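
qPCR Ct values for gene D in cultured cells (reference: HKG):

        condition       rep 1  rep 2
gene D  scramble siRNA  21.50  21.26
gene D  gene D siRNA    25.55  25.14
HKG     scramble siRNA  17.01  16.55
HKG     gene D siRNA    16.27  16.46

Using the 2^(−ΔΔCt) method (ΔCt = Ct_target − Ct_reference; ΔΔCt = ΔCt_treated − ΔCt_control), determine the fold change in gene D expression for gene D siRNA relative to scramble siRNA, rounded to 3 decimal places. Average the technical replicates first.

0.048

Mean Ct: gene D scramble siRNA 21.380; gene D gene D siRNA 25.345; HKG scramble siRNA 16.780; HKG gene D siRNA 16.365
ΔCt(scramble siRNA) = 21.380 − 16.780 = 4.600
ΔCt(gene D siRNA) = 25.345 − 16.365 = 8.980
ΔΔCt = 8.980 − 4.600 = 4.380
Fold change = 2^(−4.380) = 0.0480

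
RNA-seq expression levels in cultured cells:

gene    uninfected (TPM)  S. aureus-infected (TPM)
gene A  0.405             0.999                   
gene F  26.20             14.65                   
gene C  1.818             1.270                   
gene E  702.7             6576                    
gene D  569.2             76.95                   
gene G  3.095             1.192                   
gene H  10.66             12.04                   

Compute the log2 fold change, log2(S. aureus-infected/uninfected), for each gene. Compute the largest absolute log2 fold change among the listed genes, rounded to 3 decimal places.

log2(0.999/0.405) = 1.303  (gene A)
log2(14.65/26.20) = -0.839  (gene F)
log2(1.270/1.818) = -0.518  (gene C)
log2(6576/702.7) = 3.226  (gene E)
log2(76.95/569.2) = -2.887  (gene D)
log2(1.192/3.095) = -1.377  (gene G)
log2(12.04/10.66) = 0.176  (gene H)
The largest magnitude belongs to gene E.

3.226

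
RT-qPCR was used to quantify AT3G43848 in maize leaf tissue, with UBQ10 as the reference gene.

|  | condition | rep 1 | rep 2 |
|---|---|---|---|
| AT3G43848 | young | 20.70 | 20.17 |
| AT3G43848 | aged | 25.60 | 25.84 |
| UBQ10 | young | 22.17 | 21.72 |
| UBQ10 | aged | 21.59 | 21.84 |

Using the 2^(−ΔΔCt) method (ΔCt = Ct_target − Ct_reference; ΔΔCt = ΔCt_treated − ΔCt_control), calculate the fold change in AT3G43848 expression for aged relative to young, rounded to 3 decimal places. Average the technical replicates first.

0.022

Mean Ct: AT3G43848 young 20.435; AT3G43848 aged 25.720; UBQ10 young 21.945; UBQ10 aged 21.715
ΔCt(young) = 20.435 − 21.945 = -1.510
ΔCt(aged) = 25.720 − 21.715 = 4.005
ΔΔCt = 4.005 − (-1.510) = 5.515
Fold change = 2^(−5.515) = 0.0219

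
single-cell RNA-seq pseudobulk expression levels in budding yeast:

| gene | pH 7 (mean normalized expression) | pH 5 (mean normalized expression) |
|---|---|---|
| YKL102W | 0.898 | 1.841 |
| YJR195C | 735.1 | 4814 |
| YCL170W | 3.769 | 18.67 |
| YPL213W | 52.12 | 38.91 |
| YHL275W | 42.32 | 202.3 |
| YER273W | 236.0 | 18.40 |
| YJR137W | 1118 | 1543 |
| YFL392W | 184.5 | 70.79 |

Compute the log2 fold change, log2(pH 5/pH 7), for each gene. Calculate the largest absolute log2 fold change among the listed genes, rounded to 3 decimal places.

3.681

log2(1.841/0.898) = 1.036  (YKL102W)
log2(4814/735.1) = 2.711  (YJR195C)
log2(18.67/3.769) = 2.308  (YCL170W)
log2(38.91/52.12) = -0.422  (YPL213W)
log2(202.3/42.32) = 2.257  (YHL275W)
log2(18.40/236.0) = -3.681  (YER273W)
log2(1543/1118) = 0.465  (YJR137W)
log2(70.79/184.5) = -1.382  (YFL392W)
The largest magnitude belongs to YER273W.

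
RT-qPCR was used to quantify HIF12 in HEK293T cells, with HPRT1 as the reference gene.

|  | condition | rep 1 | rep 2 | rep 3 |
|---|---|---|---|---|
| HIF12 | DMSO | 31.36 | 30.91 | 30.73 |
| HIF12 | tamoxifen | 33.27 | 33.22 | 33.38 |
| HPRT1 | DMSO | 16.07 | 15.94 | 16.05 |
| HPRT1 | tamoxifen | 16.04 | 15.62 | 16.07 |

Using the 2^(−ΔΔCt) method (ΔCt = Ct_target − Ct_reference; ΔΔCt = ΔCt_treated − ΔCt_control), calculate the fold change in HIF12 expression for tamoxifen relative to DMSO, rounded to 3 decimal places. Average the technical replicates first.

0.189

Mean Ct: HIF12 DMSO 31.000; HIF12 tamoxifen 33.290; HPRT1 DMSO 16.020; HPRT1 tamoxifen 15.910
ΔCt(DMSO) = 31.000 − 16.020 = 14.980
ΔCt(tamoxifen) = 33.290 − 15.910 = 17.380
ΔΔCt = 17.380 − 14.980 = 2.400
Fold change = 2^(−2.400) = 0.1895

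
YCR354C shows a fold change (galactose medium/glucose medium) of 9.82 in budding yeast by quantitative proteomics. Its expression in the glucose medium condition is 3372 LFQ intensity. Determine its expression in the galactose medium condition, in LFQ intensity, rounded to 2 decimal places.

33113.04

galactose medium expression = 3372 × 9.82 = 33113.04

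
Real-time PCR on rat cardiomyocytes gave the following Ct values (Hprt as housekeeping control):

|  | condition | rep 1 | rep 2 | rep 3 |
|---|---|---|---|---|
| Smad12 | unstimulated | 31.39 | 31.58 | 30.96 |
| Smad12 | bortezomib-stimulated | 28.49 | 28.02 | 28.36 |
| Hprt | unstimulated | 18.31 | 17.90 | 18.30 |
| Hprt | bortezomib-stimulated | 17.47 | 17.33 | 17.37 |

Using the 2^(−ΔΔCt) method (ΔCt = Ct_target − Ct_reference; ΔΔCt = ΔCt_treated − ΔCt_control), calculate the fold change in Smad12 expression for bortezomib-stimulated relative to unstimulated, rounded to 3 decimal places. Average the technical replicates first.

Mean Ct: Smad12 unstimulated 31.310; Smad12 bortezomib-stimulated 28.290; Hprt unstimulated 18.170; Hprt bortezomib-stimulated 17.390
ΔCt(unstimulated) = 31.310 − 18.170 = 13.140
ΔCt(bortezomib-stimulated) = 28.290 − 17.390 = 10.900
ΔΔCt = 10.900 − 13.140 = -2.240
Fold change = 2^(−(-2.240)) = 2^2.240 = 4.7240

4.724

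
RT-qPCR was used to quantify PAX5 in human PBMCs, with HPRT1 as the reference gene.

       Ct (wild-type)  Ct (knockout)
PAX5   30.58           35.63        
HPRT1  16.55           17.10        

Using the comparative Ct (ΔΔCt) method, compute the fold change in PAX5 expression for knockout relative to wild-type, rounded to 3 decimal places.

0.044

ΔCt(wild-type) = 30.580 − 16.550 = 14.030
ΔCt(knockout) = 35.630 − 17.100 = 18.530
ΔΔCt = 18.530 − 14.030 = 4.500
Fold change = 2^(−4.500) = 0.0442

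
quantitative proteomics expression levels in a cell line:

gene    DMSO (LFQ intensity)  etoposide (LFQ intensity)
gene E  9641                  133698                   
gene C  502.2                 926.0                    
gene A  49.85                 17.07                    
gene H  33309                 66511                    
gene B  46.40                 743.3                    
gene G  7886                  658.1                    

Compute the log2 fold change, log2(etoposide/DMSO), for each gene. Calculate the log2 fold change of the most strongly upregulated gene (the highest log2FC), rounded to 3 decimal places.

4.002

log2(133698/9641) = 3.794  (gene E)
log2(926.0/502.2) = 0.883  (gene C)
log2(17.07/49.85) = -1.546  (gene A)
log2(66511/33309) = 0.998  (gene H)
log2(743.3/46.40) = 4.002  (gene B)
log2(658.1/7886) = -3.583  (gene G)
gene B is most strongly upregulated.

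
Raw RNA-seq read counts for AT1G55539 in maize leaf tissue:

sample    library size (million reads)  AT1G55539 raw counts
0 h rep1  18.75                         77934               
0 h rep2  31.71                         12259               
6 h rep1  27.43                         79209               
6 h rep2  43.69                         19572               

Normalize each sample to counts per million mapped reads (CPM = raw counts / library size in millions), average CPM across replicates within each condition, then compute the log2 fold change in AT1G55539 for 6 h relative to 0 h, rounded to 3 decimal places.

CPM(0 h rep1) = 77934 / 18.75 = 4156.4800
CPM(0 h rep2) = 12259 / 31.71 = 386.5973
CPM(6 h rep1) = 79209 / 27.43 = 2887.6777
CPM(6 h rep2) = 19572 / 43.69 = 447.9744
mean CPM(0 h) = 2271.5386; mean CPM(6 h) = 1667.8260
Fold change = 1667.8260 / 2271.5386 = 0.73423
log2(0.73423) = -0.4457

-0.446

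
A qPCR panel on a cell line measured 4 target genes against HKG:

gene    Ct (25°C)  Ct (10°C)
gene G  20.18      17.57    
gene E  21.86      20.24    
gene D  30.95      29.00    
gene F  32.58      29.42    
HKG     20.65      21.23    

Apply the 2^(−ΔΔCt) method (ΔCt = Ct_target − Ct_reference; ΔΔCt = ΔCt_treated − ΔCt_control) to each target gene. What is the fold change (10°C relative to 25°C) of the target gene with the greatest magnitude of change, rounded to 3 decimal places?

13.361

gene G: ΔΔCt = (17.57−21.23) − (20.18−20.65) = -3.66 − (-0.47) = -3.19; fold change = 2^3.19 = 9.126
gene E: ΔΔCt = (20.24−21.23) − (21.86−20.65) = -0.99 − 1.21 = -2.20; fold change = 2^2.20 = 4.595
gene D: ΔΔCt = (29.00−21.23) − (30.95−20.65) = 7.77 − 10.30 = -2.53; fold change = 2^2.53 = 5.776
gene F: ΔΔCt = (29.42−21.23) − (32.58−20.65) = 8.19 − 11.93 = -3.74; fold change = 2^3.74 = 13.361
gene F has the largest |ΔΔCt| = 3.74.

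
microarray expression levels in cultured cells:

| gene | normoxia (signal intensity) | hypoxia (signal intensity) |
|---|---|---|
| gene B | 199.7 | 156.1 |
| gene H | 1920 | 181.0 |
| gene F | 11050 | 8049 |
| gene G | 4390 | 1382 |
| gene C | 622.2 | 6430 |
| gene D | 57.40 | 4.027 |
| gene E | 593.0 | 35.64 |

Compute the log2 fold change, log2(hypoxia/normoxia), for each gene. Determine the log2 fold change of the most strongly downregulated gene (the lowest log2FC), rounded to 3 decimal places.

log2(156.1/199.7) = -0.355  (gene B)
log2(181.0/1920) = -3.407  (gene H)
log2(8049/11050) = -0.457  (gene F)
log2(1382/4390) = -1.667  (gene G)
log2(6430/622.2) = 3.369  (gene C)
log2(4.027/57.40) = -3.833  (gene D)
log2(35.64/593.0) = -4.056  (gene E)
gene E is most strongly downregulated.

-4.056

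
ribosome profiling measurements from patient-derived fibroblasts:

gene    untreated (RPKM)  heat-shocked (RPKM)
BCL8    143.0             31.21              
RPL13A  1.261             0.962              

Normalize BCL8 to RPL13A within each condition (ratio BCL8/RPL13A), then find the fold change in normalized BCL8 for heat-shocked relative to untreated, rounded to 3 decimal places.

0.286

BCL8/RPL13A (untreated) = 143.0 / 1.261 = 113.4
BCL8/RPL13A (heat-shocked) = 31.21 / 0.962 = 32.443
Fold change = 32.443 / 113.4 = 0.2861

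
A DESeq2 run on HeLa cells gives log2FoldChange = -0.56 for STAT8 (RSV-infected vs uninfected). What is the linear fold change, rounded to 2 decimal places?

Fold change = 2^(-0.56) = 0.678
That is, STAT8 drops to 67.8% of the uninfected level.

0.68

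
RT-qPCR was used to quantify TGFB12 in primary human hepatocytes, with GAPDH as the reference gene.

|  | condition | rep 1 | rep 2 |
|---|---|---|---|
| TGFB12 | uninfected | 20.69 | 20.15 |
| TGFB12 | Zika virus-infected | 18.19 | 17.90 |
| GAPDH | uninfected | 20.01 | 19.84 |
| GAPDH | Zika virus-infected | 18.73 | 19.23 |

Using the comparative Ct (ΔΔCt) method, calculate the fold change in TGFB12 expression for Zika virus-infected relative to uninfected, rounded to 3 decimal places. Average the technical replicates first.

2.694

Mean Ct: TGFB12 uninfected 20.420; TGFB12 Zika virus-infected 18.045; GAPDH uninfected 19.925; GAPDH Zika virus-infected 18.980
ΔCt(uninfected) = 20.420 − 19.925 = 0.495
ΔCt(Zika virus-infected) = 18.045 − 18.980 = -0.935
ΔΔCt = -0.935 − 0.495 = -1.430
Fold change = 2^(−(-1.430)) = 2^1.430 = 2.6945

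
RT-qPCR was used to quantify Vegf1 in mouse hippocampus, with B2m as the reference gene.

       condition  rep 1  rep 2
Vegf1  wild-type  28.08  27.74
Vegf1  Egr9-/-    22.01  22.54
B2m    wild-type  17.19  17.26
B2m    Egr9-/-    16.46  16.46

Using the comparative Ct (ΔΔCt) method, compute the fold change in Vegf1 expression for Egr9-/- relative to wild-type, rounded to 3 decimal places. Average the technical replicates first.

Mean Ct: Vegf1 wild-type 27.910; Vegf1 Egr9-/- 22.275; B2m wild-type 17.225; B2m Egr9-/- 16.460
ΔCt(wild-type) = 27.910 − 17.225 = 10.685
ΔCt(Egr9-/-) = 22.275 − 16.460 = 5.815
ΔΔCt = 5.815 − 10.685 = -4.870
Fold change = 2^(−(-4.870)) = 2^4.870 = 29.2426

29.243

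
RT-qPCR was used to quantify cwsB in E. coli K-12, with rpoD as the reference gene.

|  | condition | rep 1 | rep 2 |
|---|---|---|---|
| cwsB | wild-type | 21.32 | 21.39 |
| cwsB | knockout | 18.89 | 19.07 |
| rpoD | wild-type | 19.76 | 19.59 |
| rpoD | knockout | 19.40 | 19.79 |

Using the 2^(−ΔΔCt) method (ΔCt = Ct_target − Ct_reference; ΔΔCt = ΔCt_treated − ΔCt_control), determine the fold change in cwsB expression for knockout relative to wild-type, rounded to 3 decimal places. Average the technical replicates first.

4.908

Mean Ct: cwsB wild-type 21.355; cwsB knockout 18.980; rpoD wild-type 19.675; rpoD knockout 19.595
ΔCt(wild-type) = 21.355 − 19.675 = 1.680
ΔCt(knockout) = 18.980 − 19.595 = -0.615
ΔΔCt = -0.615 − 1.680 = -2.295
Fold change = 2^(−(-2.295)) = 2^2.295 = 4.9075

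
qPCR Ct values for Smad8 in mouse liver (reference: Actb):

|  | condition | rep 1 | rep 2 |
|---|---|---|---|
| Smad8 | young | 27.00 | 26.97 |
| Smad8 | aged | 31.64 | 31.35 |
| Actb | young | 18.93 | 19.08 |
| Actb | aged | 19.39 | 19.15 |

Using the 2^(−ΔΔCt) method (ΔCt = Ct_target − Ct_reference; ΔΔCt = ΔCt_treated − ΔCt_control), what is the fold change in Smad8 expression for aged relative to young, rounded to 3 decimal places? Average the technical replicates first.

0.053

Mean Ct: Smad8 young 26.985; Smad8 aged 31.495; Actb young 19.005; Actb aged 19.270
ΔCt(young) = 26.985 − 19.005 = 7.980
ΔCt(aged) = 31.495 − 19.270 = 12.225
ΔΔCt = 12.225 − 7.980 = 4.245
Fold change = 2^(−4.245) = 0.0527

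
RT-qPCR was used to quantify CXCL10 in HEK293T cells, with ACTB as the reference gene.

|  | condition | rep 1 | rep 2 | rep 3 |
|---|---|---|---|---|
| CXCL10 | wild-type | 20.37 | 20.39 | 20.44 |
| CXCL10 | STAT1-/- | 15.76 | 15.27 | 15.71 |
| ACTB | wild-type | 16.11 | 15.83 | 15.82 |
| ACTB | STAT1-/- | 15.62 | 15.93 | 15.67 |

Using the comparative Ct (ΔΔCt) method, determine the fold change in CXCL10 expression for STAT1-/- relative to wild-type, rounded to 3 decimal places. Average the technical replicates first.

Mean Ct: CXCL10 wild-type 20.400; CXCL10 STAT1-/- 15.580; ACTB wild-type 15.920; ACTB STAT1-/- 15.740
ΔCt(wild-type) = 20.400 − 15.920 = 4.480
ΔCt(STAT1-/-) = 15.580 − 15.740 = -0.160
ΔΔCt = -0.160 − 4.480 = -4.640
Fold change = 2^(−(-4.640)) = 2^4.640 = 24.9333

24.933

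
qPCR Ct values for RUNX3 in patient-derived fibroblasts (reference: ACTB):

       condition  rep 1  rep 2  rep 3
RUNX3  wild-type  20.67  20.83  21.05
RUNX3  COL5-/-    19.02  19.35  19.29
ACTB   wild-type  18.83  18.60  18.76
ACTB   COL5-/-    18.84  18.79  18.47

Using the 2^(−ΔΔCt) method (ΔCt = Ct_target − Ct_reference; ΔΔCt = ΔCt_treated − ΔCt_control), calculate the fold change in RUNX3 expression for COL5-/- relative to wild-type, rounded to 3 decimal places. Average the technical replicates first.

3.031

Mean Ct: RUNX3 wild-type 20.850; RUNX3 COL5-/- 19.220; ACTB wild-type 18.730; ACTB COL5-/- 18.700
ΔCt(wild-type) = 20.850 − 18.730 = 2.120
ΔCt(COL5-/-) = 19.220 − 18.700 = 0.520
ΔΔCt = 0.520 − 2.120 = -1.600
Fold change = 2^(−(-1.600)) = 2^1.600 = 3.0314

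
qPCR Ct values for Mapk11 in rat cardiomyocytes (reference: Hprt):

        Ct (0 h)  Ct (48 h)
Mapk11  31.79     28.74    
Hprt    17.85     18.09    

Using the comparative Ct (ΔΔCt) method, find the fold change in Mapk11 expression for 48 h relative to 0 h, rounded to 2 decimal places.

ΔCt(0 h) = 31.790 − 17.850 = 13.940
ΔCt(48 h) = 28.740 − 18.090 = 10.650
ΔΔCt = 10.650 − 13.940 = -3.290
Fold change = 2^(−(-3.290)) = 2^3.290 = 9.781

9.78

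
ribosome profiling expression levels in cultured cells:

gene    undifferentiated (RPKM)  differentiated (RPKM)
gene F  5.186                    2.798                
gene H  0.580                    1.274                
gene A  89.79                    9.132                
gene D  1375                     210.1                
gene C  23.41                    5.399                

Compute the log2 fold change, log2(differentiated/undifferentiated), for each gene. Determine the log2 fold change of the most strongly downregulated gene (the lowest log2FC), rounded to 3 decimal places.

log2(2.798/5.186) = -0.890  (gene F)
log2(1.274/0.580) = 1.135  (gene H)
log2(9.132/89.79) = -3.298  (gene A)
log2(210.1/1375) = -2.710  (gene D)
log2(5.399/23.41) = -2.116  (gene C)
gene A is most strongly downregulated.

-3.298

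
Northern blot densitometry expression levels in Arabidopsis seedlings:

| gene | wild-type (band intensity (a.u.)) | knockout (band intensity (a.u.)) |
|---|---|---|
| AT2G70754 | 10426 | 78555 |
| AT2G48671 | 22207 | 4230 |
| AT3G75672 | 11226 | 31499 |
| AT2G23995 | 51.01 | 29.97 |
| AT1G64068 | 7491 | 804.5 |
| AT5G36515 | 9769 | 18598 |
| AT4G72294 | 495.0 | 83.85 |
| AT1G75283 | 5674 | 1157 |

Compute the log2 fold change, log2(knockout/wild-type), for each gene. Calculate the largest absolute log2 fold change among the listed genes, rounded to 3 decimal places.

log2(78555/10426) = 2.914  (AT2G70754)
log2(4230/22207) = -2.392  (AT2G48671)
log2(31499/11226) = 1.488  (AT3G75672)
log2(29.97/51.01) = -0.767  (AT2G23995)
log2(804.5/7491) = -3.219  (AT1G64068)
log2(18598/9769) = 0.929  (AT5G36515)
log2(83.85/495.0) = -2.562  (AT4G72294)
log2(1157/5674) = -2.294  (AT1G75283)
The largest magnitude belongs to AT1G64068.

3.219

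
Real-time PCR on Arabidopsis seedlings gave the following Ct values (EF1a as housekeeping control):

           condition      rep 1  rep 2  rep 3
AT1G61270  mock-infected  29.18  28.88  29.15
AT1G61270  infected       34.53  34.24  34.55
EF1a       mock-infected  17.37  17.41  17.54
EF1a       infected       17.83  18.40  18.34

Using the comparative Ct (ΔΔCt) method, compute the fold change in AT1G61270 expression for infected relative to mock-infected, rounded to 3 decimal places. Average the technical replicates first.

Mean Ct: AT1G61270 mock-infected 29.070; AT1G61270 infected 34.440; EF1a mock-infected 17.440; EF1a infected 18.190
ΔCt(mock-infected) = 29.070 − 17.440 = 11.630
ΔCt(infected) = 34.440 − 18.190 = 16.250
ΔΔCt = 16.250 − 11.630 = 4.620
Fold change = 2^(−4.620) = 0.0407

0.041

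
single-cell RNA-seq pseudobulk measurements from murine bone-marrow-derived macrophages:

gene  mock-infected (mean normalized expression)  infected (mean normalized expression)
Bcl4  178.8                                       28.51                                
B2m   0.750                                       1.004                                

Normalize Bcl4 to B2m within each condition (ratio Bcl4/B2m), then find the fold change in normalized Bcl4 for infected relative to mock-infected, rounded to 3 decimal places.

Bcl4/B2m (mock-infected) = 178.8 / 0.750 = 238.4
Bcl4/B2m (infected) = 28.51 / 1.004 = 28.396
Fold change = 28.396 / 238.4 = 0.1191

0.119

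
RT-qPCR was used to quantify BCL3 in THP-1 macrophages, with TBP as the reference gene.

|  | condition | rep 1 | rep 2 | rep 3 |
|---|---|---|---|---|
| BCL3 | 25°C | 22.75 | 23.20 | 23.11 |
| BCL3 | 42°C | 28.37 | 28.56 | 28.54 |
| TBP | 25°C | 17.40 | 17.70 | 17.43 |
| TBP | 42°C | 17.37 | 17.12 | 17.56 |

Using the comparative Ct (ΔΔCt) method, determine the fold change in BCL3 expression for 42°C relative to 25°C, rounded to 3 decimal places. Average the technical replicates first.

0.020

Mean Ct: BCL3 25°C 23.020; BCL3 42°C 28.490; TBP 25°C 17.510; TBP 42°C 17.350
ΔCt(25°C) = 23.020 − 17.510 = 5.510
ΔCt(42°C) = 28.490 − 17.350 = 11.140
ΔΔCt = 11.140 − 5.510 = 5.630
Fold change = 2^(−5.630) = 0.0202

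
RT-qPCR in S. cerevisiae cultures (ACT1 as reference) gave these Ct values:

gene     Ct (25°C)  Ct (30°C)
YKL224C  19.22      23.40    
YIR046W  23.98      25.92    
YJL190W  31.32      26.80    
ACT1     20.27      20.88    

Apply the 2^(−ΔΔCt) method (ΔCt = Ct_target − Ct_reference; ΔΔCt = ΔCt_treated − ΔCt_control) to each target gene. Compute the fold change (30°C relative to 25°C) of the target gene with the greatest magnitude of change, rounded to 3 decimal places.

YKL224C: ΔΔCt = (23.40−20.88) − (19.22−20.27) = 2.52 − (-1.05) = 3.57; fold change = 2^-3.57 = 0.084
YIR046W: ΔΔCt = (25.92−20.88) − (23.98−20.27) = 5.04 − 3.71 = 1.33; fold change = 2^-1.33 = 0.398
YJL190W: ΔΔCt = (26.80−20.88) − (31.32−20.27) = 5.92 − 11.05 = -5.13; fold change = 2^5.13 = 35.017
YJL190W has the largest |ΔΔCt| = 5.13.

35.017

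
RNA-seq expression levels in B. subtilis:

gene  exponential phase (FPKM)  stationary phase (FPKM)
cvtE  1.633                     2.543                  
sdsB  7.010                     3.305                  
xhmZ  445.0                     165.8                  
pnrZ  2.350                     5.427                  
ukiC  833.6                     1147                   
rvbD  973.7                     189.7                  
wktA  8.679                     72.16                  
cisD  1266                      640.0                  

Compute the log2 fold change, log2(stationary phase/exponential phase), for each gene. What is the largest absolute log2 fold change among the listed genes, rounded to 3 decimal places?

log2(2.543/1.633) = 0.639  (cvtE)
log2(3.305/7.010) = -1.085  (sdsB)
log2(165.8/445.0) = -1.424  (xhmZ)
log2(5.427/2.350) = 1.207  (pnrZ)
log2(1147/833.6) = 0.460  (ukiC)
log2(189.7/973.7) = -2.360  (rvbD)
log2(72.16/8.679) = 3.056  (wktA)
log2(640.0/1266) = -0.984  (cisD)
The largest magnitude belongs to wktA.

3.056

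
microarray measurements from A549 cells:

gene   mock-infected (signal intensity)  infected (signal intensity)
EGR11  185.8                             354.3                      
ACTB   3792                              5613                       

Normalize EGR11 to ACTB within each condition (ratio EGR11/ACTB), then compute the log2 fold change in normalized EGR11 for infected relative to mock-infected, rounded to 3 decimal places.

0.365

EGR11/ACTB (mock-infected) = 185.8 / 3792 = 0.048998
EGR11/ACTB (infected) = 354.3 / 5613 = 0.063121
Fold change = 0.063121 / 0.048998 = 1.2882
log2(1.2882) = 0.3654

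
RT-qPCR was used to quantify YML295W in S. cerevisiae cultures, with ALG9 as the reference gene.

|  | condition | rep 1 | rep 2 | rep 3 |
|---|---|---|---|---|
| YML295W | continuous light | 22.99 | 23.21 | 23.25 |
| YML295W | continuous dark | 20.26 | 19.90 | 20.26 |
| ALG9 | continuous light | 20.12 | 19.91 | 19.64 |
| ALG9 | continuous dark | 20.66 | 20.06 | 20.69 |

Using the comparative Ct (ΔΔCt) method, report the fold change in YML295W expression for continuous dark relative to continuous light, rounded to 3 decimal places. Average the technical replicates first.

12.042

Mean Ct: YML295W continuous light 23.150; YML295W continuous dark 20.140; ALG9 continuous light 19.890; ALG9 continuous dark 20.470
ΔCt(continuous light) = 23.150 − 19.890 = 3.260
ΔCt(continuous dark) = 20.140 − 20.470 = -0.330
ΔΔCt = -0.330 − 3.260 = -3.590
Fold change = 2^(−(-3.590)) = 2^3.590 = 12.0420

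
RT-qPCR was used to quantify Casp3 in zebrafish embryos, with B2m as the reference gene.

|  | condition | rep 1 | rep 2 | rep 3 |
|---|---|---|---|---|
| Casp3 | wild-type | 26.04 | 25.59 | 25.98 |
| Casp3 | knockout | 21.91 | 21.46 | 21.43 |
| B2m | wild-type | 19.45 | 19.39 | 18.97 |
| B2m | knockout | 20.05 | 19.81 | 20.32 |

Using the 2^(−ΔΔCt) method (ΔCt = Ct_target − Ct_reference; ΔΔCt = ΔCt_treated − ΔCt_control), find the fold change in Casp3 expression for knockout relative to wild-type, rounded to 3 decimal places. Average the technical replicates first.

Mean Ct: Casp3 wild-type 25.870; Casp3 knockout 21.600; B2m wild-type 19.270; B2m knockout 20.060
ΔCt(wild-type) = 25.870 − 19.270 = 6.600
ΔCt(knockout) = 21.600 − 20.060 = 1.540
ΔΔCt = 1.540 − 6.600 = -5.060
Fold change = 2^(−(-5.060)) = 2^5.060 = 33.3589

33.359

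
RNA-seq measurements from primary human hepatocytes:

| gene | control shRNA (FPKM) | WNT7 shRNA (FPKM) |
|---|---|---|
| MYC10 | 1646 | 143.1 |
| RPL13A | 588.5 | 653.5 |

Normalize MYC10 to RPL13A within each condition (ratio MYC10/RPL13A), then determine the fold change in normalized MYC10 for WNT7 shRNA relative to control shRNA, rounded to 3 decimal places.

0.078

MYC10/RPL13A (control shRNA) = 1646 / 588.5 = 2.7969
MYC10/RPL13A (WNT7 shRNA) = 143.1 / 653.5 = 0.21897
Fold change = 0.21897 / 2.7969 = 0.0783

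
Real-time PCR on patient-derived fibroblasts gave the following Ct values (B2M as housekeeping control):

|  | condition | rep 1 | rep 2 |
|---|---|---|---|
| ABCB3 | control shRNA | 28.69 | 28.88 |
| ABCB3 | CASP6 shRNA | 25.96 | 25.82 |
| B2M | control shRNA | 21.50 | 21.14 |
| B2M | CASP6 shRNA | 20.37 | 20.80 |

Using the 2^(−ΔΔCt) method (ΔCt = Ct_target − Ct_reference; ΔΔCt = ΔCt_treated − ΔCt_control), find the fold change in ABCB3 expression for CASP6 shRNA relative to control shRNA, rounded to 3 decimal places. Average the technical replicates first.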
^^^^^^^^
• [Task details]:
Restate exactly each line of the data from the one bearing "20.37 | 20.80 |" to the end, and add nothing.

• [Answer section]:
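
| B2M | CASP6 shRNA | 20.37 | 20.80 |

Using the 2^(−ΔΔCt) method (ΔCt = Ct_target − Ct_reference; ΔΔCt = ΔCt_treated − ΔCt_control), find the fold change in ABCB3 expression for CASP6 shRNA relative to control shRNA, rounded to 3 decimal places. Average the technical replicates first.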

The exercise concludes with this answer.